> [WHAT THE TASK REQUIRES]:
Show each line from the records below in which the word "bottom" occurs.

Stored items:
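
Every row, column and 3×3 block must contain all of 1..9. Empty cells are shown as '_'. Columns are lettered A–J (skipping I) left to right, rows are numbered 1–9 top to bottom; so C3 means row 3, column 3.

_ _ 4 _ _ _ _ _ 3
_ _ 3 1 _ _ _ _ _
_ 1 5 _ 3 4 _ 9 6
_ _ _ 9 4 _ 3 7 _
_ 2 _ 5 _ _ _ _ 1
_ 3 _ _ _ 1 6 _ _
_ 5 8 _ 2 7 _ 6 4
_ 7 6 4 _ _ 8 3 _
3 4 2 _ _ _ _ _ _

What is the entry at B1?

8

C4 = 1: row 4 has {3,4,7,9}; col 3 has {2,3,4,5,6,8}; box has {2,3} → only 1 remains.
D7 = 3: row 7 has {2,4,5,6,7,8}; col 4 has {1,4,5,9}; box has {2,4,7} → only 3 remains.
F5 = 3: in row 5, 3 can only go here (every other open cell in that row sees a 3).
J8 = 2: in row 8, 2 can only go here (every other open cell in that row sees a 2).
F4 = 2: in row 4, 2 can only go here (every other open cell in that row sees a 2).
H6 = 2: in row 6, 2 can only go here (every other open cell in that row sees a 2).
A6 = 4: in row 6, 4 can only go here (every other open cell in that row sees a 4).
J6 = 5: in row 6, 5 can only go here (every other open cell in that row sees a 5).
J4 = 8: row 4 has {1,2,3,4,7,9}; col 9 has {1,2,3,4,5,6}; box has {1,2,3,5,6,7} → only 8 remains.
H5 = 4: row 5 has {1,2,3,5}; col 8 has {2,3,6,7,9}; box has {1,2,3,5,6,7,8} → only 4 remains.
J2 = 7: row 2 has {1,3}; col 9 has {1,2,3,4,5,6,8}; box has {3,6,9} → only 7 remains.
G3 = 2: row 3 has {1,3,4,5,6,9}; col 7 has {3,6,8}; box has {3,6,7,9} → only 2 remains.
B4 = 6: row 4 has {1,2,3,4,7,8,9}; col 2 has {1,2,3,4,5,7}; box has {1,2,3,4} → only 6 remains.
G5 = 9: row 5 has {1,2,3,4,5}; col 7 has {2,3,6,8}; box has {1,2,3,4,5,6,7,8} → only 9 remains.
G7 = 1: row 7 has {2,3,4,5,6,7,8}; col 7 has {2,3,6,8,9}; box has {2,3,4,6,8} → only 1 remains.
H9 = 5: row 9 has {2,3,4}; col 8 has {2,3,4,6,7,9}; box has {1,2,3,4,6,8} → only 5 remains.
J9 = 9: row 9 has {2,3,4,5}; col 9 has {1,2,3,4,5,6,7,8}; box has {1,2,3,4,5,6,8} → only 9 remains.
G1 = 5: row 1 has {3,4}; col 7 has {1,2,3,6,8,9}; box has {2,3,6,7,9} → only 5 remains.
G2 = 4: row 2 has {1,3,7}; col 7 has {1,2,3,5,6,8,9}; box has {2,3,5,6,7,9} → only 4 remains.
H2 = 8: row 2 has {1,3,4,7}; col 8 has {2,3,4,5,6,7,9}; box has {2,3,4,5,6,7,9} → only 8 remains.
A4 = 5: row 4 has {1,2,3,4,6,7,8,9}; col 1 has {3,4}; box has {1,2,3,4,6} → only 5 remains.
C5 = 7: row 5 has {1,2,3,4,5,9}; col 3 has {1,2,3,4,5,6,8}; box has {1,2,3,4,5,6} → only 7 remains.
C6 = 9: row 6 has {1,2,3,4,5,6}; col 3 has {1,2,3,4,5,6,7,8}; box has {1,2,3,4,5,6,7} → only 9 remains.
A7 = 9: row 7 has {1,2,3,4,5,6,7,8}; col 1 has {3,4,5}; box has {2,3,4,5,6,7,8} → only 9 remains.
A8 = 1: row 8 has {2,3,4,6,7,8}; col 1 has {3,4,5,9}; box has {2,3,4,5,6,7,8,9} → only 1 remains.
G9 = 7: row 9 has {2,3,4,5,9}; col 7 has {1,2,3,4,5,6,8,9}; box has {1,2,3,4,5,6,8,9} → only 7 remains.
H1 = 1: row 1 has {3,4,5}; col 8 has {2,3,4,5,6,7,8,9}; box has {2,3,4,5,6,7,8,9} → only 1 remains.
B2 = 9: row 2 has {1,3,4,7,8}; col 2 has {1,2,3,4,5,6,7}; box has {1,3,4,5} → only 9 remains.
A5 = 8: row 5 has {1,2,3,4,5,7,9}; col 1 has {1,3,4,5,9}; box has {1,2,3,4,5,6,7,9} → only 8 remains.
E5 = 6: row 5 has {1,2,3,4,5,7,8,9}; col 5 has {2,3,4}; box has {1,2,3,4,5,9} → only 6 remains.
B1 = 8: row 1 has {1,3,4,5}; col 2 has {1,2,3,4,5,6,7,9}; box has {1,3,4,5,9} → only 8 remains.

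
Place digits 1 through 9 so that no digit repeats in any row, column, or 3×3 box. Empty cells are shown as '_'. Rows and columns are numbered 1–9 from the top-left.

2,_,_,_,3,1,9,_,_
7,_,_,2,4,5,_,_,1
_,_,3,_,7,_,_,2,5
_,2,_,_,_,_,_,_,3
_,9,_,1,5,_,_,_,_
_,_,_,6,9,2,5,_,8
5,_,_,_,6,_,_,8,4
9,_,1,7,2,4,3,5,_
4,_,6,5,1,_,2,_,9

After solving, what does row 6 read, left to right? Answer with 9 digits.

347692518

row 1, column 4 = 8 (sole candidate).
row 3, column 4 = 9 (sole candidate).
row 3, column 6 = 6 (sole candidate).
row 4, column 4 = 4 (sole candidate).
row 4, column 5 = 8 (sole candidate).
row 4, column 6 = 7 (sole candidate).
row 5, column 6 = 3 (sole candidate).
row 7, column 4 = 3 (sole candidate).
row 7, column 6 = 9 (sole candidate).
row 8, column 2 = 8 (sole candidate).
row 8, column 9 = 6 (sole candidate).
row 9, column 6 = 8 (sole candidate).
row 9, column 8 = 7 (sole candidate).
row 1, column 9 = 7 (sole candidate).
row 2, column 2 = 6 (sole candidate).
row 2, column 7 = 8 (sole candidate).
row 2, column 8 = 3 (sole candidate).
row 3, column 7 = 4 (sole candidate).
row 4, column 3 = 5 (sole candidate).
row 5, column 9 = 2 (sole candidate).
row 7, column 2 = 7 (sole candidate).
row 7, column 3 = 2 (sole candidate).
row 7, column 7 = 1 (sole candidate).
row 9, column 2 = 3 (sole candidate).
row 1, column 3 = 4 (sole candidate).
row 1, column 8 = 6 (sole candidate).
row 2, column 3 = 9 (sole candidate).
row 3, column 2 = 1 (sole candidate).
row 4, column 7 = 6 (sole candidate).
row 5, column 7 = 7 (sole candidate).
row 5, column 8 = 4 (sole candidate).
row 6, column 2 = 4: row 6 has {2,5,6,8,9}; col 2 has {1,2,3,6,7,8,9}; box has {2,5,9} → only 4 remains.
row 6, column 3 = 7: row 6 has {2,4,5,6,8,9}; col 3 has {1,2,3,4,5,6,9}; box has {2,4,5,9} → only 7 remains.
row 6, column 8 = 1: row 6 has {2,4,5,6,7,8,9}; col 8 has {2,3,4,5,6,7,8}; box has {2,3,4,5,6,7,8} → only 1 remains.
row 1, column 2 = 5 (sole candidate).
row 3, column 1 = 8 (sole candidate).
row 4, column 1 = 1 (sole candidate).
row 4, column 8 = 9 (sole candidate).
row 5, column 1 = 6 (sole candidate).
row 5, column 3 = 8 (sole candidate).
row 6, column 1 = 3: row 6 has {1,2,4,5,6,7,8,9}; col 1 has {1,2,4,5,6,7,8,9}; box has {1,2,4,5,6,7,8,9} → only 3 remains.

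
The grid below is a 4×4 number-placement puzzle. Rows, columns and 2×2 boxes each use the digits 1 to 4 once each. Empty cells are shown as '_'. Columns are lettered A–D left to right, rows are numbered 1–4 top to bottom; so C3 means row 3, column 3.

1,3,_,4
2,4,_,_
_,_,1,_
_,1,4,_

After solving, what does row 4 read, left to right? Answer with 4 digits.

3142

C1 = 2: row 1 has {1,3,4}; col 3 has {1,4}; box has {4} → only 2 remains.
C2 = 3: row 2 has {2,4}; col 3 has {1,2,4}; box has {2,4} → only 3 remains.
D2 = 1: row 2 has {2,3,4}; col 4 has {4}; box has {2,3,4} → only 1 remains.
B3 = 2: row 3 has {1}; col 2 has {1,3,4}; box has {1} → only 2 remains.
D3 = 3: row 3 has {1,2}; col 4 has {1,4}; box has {1,4} → only 3 remains.
A4 = 3: row 4 has {1,4}; col 1 has {1,2}; box has {1,2} → only 3 remains.
D4 = 2: row 4 has {1,3,4}; col 4 has {1,3,4}; box has {1,3,4} → only 2 remains.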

> [WRITTEN RESPONSE]:
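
Every row, column and 3×3 block must contain all of 1..9. Empty cells are shown as '_'. Columns are lettered A–J (skipping I) left to right, rows are numbered 1–9 top to bottom; so C3 means row 3, column 3.
The grid below is a 4×4 number-placement puzzle. Rows, columns and 2×2 boxes each use the digits 1 to 4 once each. Empty cells are shown as '_'. Columns are lettered A–D left to right, rows are numbered 1–4 top to bottom; so C3 means row 3, column 3.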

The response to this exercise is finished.